[EXERCISE AIM] Each line from the one containing "Let $Z = 3$." through the end of the data must be retyped exactly, and no other line.
════
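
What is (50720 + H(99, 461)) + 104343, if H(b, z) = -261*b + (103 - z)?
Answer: 128866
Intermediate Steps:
H(b, z) = 103 - z - 261*b
(50720 + H(99, 461)) + 104343 = (50720 + (103 - 1*461 - 261*99)) + 104343 = (50720 + (103 - 461 - 25839)) + 104343 = (50720 - 26197) + 104343 = 24523 + 104343 = 128866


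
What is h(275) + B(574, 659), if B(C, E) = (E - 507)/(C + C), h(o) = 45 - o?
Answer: -65972/287 ≈ -229.87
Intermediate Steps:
B(C, E) = (-507 + E)/(2*C) (B(C, E) = (-507 + E)/((2*C)) = (-507 + E)*(1/(2*C)) = (-507 + E)/(2*C))
h(275) + B(574, 659) = (45 - 1*275) + (½)*(-507 + 659)/574 = (45 - 275) + (½)*(1/574)*152 = -230 + 38/287 = -65972/287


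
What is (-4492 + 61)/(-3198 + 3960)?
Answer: -1477/254 ≈ -5.8150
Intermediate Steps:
(-4492 + 61)/(-3198 + 3960) = -4431/762 = -4431*1/762 = -1477/254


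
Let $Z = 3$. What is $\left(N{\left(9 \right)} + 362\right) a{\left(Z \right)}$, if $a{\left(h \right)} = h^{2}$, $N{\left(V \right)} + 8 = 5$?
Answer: $3231$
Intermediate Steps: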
════
[RESULT BELOW]
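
Let $Z = 3$. What is $\left(N{\left(9 \right)} + 362\right) a{\left(Z \right)}$, if $a{\left(h \right)} = h^{2}$, $N{\left(V \right)} + 8 = 5$?
Answer: $3231$
Intermediate Steps: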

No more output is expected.